--- RECORDS SHOWN Enclosed Below ---

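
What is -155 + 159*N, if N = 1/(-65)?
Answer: -10234/65 ≈ -157.45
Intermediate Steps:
N = -1/65 ≈ -0.015385
-155 + 159*N = -155 + 159*(-1/65) = -155 - 159/65 = -10234/65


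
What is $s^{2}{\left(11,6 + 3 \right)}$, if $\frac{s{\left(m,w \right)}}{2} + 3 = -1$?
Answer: $64$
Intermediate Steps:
$s{\left(m,w \right)} = -8$ ($s{\left(m,w \right)} = -6 + 2 \left(-1\right) = -6 - 2 = -8$)
$s^{2}{\left(11,6 + 3 \right)} = \left(-8\right)^{2} = 64$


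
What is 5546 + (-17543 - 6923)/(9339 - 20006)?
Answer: 59183648/10667 ≈ 5548.3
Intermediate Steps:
5546 + (-17543 - 6923)/(9339 - 20006) = 5546 - 24466/(-10667) = 5546 - 24466*(-1/10667) = 5546 + 24466/10667 = 59183648/10667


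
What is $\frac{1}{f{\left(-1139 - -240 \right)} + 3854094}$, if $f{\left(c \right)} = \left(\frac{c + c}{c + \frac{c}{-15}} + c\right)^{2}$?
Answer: $\frac{49}{228263890} \approx 2.1466 \cdot 10^{-7}$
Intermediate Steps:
$f{\left(c \right)} = \left(\frac{15}{7} + c\right)^{2}$ ($f{\left(c \right)} = \left(\frac{2 c}{c + c \left(- \frac{1}{15}\right)} + c\right)^{2} = \left(\frac{2 c}{c - \frac{c}{15}} + c\right)^{2} = \left(\frac{2 c}{\frac{14}{15} c} + c\right)^{2} = \left(2 c \frac{15}{14 c} + c\right)^{2} = \left(\frac{15}{7} + c\right)^{2}$)
$\frac{1}{f{\left(-1139 - -240 \right)} + 3854094} = \frac{1}{\frac{\left(15 + 7 \left(-1139 - -240\right)\right)^{2}}{49} + 3854094} = \frac{1}{\frac{\left(15 + 7 \left(-1139 + 240\right)\right)^{2}}{49} + 3854094} = \frac{1}{\frac{\left(15 + 7 \left(-899\right)\right)^{2}}{49} + 3854094} = \frac{1}{\frac{\left(15 - 6293\right)^{2}}{49} + 3854094} = \frac{1}{\frac{\left(-6278\right)^{2}}{49} + 3854094} = \frac{1}{\frac{1}{49} \cdot 39413284 + 3854094} = \frac{1}{\frac{39413284}{49} + 3854094} = \frac{1}{\frac{228263890}{49}} = \frac{49}{228263890}$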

--- End of Enclosed RECORDS SHOWN ---

- _WORK TO COMPLETE_: Copy out each line of the records where the word "What" appears.

- _ANSWER TO THIS PROBLEM_:
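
What is -155 + 159*N, if N = 1/(-65)?
What is $s^{2}{\left(11,6 + 3 \right)}$, if $\frac{s{\left(m,w \right)}}{2} + 3 = -1$?
What is 5546 + (-17543 - 6923)/(9339 - 20006)?
What is $\frac{1}{f{\left(-1139 - -240 \right)} + 3854094}$, if $f{\left(c \right)} = \left(\frac{c + c}{c + \frac{c}{-15}} + c\right)^{2}$?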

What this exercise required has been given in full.